● **Requirement**
Would you reproduce all of the entries below, character for character?

● **Data shown**
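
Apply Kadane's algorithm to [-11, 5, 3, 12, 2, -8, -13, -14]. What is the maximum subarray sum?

Using Kadane's algorithm on [-11, 5, 3, 12, 2, -8, -13, -14]:

Scanning through the array:
Position 1 (value 5): max_ending_here = 5, max_so_far = 5
Position 2 (value 3): max_ending_here = 8, max_so_far = 8
Position 3 (value 12): max_ending_here = 20, max_so_far = 20
Position 4 (value 2): max_ending_here = 22, max_so_far = 22
Position 5 (value -8): max_ending_here = 14, max_so_far = 22
Position 6 (value -13): max_ending_here = 1, max_so_far = 22
Position 7 (value -14): max_ending_here = -13, max_so_far = 22

Maximum subarray: [5, 3, 12, 2]
Maximum sum: 22

The maximum subarray is [5, 3, 12, 2] with sum 22. This subarray runs from index 1 to index 4.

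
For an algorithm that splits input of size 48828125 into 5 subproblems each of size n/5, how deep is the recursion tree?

For divide and conquer with division factor 5:

Problem sizes at each level:
Level 0: 48828125
Level 1: 9765625
Level 2: 1953125
Level 3: 390625
Level 4: 78125
Level 5: 15625
Level 6: 3125
Level 7: 625
Level 8: 125
Level 9: 25
Level 10: 5
Level 11: 1

The root is level 0 and the size-1 base case is level 11 (the tree spans levels 0 through 11, i.e. 12 levels counting the root), so the depth is the number of divisions: log_5(48828125) = 11

The recursion tree depth is log_5(48828125) = 11. At each level, the problem size is divided by 5, so it takes 11 divisions to reduce to a base case of size 1. The algorithm makes 5 recursive calls at each level.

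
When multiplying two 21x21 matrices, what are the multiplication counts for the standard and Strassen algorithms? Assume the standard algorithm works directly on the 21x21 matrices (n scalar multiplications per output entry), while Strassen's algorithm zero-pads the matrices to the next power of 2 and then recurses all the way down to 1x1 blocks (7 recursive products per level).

Matrix multiplication for 21x21 matrices:

Strassen's algorithm requires power-of-2 dimensions. Pad 21x21 to 32x32 (next power of 2).

Standard algorithm: 21^3 = 9261 multiplications
Strassen's algorithm: 7^(log2(32)) = 7^5 = 16807 multiplications
Difference: 9261 - 16807 = -7546 (Strassen uses MORE here due to padding overhead — for small or just-over-power-of-2 n, padding can outweigh the per-level savings)

Standard: 9261 multiplications (21^3). Strassen: 16807 multiplications (7^5, after padding to 32x32). Strassen reduces 8 recursive multiplications to 7 at each level.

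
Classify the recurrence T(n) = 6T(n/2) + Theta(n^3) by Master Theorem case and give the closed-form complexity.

Master Theorem for T(n) = 6T(n/2) + O(n^3):

a = 6, b = 2, c = 3
log_b(a) = log_2(6) = 2.5850

Case 3: c = 3 > log_2(6) = 2.5850
T(n) = O(n^3) = O(n^3)

For T(n) = 6T(n/2) + O(n^3): log_2(6) = 2.5850. This is Case 3 of the Master Theorem (c > log_b(a), work dominated by root), giving O(n^3).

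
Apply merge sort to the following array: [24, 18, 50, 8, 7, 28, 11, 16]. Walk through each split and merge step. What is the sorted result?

Merge sort trace:

Split: [24, 18, 50, 8, 7, 28, 11, 16] -> [24, 18, 50, 8] and [7, 28, 11, 16]
  Split: [24, 18, 50, 8] -> [24, 18] and [50, 8]
    Split: [24, 18] -> [24] and [18]
    Merge: [24] + [18] -> [18, 24]
    Split: [50, 8] -> [50] and [8]
    Merge: [50] + [8] -> [8, 50]
  Merge: [18, 24] + [8, 50] -> [8, 18, 24, 50]
  Split: [7, 28, 11, 16] -> [7, 28] and [11, 16]
    Split: [7, 28] -> [7] and [28]
    Merge: [7] + [28] -> [7, 28]
    Split: [11, 16] -> [11] and [16]
    Merge: [11] + [16] -> [11, 16]
  Merge: [7, 28] + [11, 16] -> [7, 11, 16, 28]
Merge: [8, 18, 24, 50] + [7, 11, 16, 28] -> [7, 8, 11, 16, 18, 24, 28, 50]

Final sorted array: [7, 8, 11, 16, 18, 24, 28, 50]

The merge sort proceeds by recursively splitting the array and merging sorted halves.
After all merges, the sorted array is [7, 8, 11, 16, 18, 24, 28, 50].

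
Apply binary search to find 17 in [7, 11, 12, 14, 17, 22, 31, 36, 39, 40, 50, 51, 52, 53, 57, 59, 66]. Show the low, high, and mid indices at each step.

Binary search for 17 in [7, 11, 12, 14, 17, 22, 31, 36, 39, 40, 50, 51, 52, 53, 57, 59, 66]:

lo=0, hi=16, mid=8, arr[mid]=39 -> 39 > 17, search left half
lo=0, hi=7, mid=3, arr[mid]=14 -> 14 < 17, search right half
lo=4, hi=7, mid=5, arr[mid]=22 -> 22 > 17, search left half
lo=4, hi=4, mid=4, arr[mid]=17 -> Found target at index 4!

Binary search finds 17 at index 4 after 4 comparisons. The search repeatedly halves the search space by comparing with the middle element.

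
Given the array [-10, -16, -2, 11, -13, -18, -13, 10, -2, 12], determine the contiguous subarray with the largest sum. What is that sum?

Using Kadane's algorithm on [-10, -16, -2, 11, -13, -18, -13, 10, -2, 12]:

Scanning through the array:
Position 1 (value -16): max_ending_here = -16, max_so_far = -10
Position 2 (value -2): max_ending_here = -2, max_so_far = -2
Position 3 (value 11): max_ending_here = 11, max_so_far = 11
Position 4 (value -13): max_ending_here = -2, max_so_far = 11
Position 5 (value -18): max_ending_here = -18, max_so_far = 11
Position 6 (value -13): max_ending_here = -13, max_so_far = 11
Position 7 (value 10): max_ending_here = 10, max_so_far = 11
Position 8 (value -2): max_ending_here = 8, max_so_far = 11
Position 9 (value 12): max_ending_here = 20, max_so_far = 20

Maximum subarray: [10, -2, 12]
Maximum sum: 20

The maximum subarray is [10, -2, 12] with sum 20. This subarray runs from index 7 to index 9.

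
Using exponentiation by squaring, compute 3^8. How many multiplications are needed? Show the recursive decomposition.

Computing 3^8 by squaring (build up from 3^1; each line after the first costs one multiplication):

3^1 = 3
3^2 = (3^1)^2 = 3^2 = 9
3^4 = (3^2)^2 = 9^2 = 81
3^8 = (3^4)^2 = 81^2 = 6561

Result: 6561
Multiplications needed: 3 (3 lines after 3^1)

3^8 = 6561. Using exponentiation by squaring, this requires 3 multiplications. The key idea: if the exponent is even, square the half-power; if odd, multiply by the base once.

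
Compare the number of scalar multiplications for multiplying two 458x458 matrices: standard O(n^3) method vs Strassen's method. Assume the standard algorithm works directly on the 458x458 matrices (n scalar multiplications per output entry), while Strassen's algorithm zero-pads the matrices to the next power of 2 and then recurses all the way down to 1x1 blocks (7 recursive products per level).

Matrix multiplication for 458x458 matrices:

Strassen's algorithm requires power-of-2 dimensions. Pad 458x458 to 512x512 (next power of 2).

Standard algorithm: 458^3 = 96071912 multiplications
Strassen's algorithm: 7^(log2(512)) = 7^9 = 40353607 multiplications
Savings: 96071912 - 40353607 = 55718305 multiplications

Standard: 96071912 multiplications (458^3). Strassen: 40353607 multiplications (7^9, after padding to 512x512). Strassen reduces 8 recursive multiplications to 7 at each level.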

● **Written response**
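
Apply Kadane's algorithm to [-11, 5, 3, 12, 2, -8, -13, -14]. What is the maximum subarray sum?

Using Kadane's algorithm on [-11, 5, 3, 12, 2, -8, -13, -14]:

Scanning through the array:
Position 1 (value 5): max_ending_here = 5, max_so_far = 5
Position 2 (value 3): max_ending_here = 8, max_so_far = 8
Position 3 (value 12): max_ending_here = 20, max_so_far = 20
Position 4 (value 2): max_ending_here = 22, max_so_far = 22
Position 5 (value -8): max_ending_here = 14, max_so_far = 22
Position 6 (value -13): max_ending_here = 1, max_so_far = 22
Position 7 (value -14): max_ending_here = -13, max_so_far = 22

Maximum subarray: [5, 3, 12, 2]
Maximum sum: 22

The maximum subarray is [5, 3, 12, 2] with sum 22. This subarray runs from index 1 to index 4.

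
For an algorithm that splits input of size 48828125 into 5 subproblems each of size n/5, how deep is the recursion tree?

For divide and conquer with division factor 5:

Problem sizes at each level:
Level 0: 48828125
Level 1: 9765625
Level 2: 1953125
Level 3: 390625
Level 4: 78125
Level 5: 15625
Level 6: 3125
Level 7: 625
Level 8: 125
Level 9: 25
Level 10: 5
Level 11: 1

The root is level 0 and the size-1 base case is level 11 (the tree spans levels 0 through 11, i.e. 12 levels counting the root), so the depth is the number of divisions: log_5(48828125) = 11

The recursion tree depth is log_5(48828125) = 11. At each level, the problem size is divided by 5, so it takes 11 divisions to reduce to a base case of size 1. The algorithm makes 5 recursive calls at each level.

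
When multiplying two 21x21 matrices, what are the multiplication counts for the standard and Strassen algorithms? Assume the standard algorithm works directly on the 21x21 matrices (n scalar multiplications per output entry), while Strassen's algorithm zero-pads the matrices to the next power of 2 and then recurses all the way down to 1x1 blocks (7 recursive products per level).

Matrix multiplication for 21x21 matrices:

Strassen's algorithm requires power-of-2 dimensions. Pad 21x21 to 32x32 (next power of 2).

Standard algorithm: 21^3 = 9261 multiplications
Strassen's algorithm: 7^(log2(32)) = 7^5 = 16807 multiplications
Difference: 9261 - 16807 = -7546 (Strassen uses MORE here due to padding overhead — for small or just-over-power-of-2 n, padding can outweigh the per-level savings)

Standard: 9261 multiplications (21^3). Strassen: 16807 multiplications (7^5, after padding to 32x32). Strassen reduces 8 recursive multiplications to 7 at each level.

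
Classify the recurrence T(n) = 6T(n/2) + Theta(n^3) by Master Theorem case and give the closed-form complexity.

Master Theorem for T(n) = 6T(n/2) + O(n^3):

a = 6, b = 2, c = 3
log_b(a) = log_2(6) = 2.5850

Case 3: c = 3 > log_2(6) = 2.5850
T(n) = O(n^3) = O(n^3)

For T(n) = 6T(n/2) + O(n^3): log_2(6) = 2.5850. This is Case 3 of the Master Theorem (c > log_b(a), work dominated by root), giving O(n^3).

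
Apply merge sort to the following array: [24, 18, 50, 8, 7, 28, 11, 16]. Walk through each split and merge step. What is the sorted result?

Merge sort trace:

Split: [24, 18, 50, 8, 7, 28, 11, 16] -> [24, 18, 50, 8] and [7, 28, 11, 16]
  Split: [24, 18, 50, 8] -> [24, 18] and [50, 8]
    Split: [24, 18] -> [24] and [18]
    Merge: [24] + [18] -> [18, 24]
    Split: [50, 8] -> [50] and [8]
    Merge: [50] + [8] -> [8, 50]
  Merge: [18, 24] + [8, 50] -> [8, 18, 24, 50]
  Split: [7, 28, 11, 16] -> [7, 28] and [11, 16]
    Split: [7, 28] -> [7] and [28]
    Merge: [7] + [28] -> [7, 28]
    Split: [11, 16] -> [11] and [16]
    Merge: [11] + [16] -> [11, 16]
  Merge: [7, 28] + [11, 16] -> [7, 11, 16, 28]
Merge: [8, 18, 24, 50] + [7, 11, 16, 28] -> [7, 8, 11, 16, 18, 24, 28, 50]

Final sorted array: [7, 8, 11, 16, 18, 24, 28, 50]

The merge sort proceeds by recursively splitting the array and merging sorted halves.
After all merges, the sorted array is [7, 8, 11, 16, 18, 24, 28, 50].

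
Apply binary search to find 17 in [7, 11, 12, 14, 17, 22, 31, 36, 39, 40, 50, 51, 52, 53, 57, 59, 66]. Show the low, high, and mid indices at each step.

Binary search for 17 in [7, 11, 12, 14, 17, 22, 31, 36, 39, 40, 50, 51, 52, 53, 57, 59, 66]:

lo=0, hi=16, mid=8, arr[mid]=39 -> 39 > 17, search left half
lo=0, hi=7, mid=3, arr[mid]=14 -> 14 < 17, search right half
lo=4, hi=7, mid=5, arr[mid]=22 -> 22 > 17, search left half
lo=4, hi=4, mid=4, arr[mid]=17 -> Found target at index 4!

Binary search finds 17 at index 4 after 4 comparisons. The search repeatedly halves the search space by comparing with the middle element.

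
Given the array [-10, -16, -2, 11, -13, -18, -13, 10, -2, 12], determine the contiguous subarray with the largest sum. What is that sum?

Using Kadane's algorithm on [-10, -16, -2, 11, -13, -18, -13, 10, -2, 12]:

Scanning through the array:
Position 1 (value -16): max_ending_here = -16, max_so_far = -10
Position 2 (value -2): max_ending_here = -2, max_so_far = -2
Position 3 (value 11): max_ending_here = 11, max_so_far = 11
Position 4 (value -13): max_ending_here = -2, max_so_far = 11
Position 5 (value -18): max_ending_here = -18, max_so_far = 11
Position 6 (value -13): max_ending_here = -13, max_so_far = 11
Position 7 (value 10): max_ending_here = 10, max_so_far = 11
Position 8 (value -2): max_ending_here = 8, max_so_far = 11
Position 9 (value 12): max_ending_here = 20, max_so_far = 20

Maximum subarray: [10, -2, 12]
Maximum sum: 20

The maximum subarray is [10, -2, 12] with sum 20. This subarray runs from index 7 to index 9.

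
Using exponentiation by squaring, compute 3^8. How many multiplications are needed? Show the recursive decomposition.

Computing 3^8 by squaring (build up from 3^1; each line after the first costs one multiplication):

3^1 = 3
3^2 = (3^1)^2 = 3^2 = 9
3^4 = (3^2)^2 = 9^2 = 81
3^8 = (3^4)^2 = 81^2 = 6561

Result: 6561
Multiplications needed: 3 (3 lines after 3^1)

3^8 = 6561. Using exponentiation by squaring, this requires 3 multiplications. The key idea: if the exponent is even, square the half-power; if odd, multiply by the base once.

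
Compare the number of scalar multiplications for multiplying two 458x458 matrices: standard O(n^3) method vs Strassen's method. Assume the standard algorithm works directly on the 458x458 matrices (n scalar multiplications per output entry), while Strassen's algorithm zero-pads the matrices to the next power of 2 and then recurses all the way down to 1x1 blocks (7 recursive products per level).

Matrix multiplication for 458x458 matrices:

Strassen's algorithm requires power-of-2 dimensions. Pad 458x458 to 512x512 (next power of 2).

Standard algorithm: 458^3 = 96071912 multiplications
Strassen's algorithm: 7^(log2(512)) = 7^9 = 40353607 multiplications
Savings: 96071912 - 40353607 = 55718305 multiplications

Standard: 96071912 multiplications (458^3). Strassen: 40353607 multiplications (7^9, after padding to 512x512). Strassen reduces 8 recursive multiplications to 7 at each level.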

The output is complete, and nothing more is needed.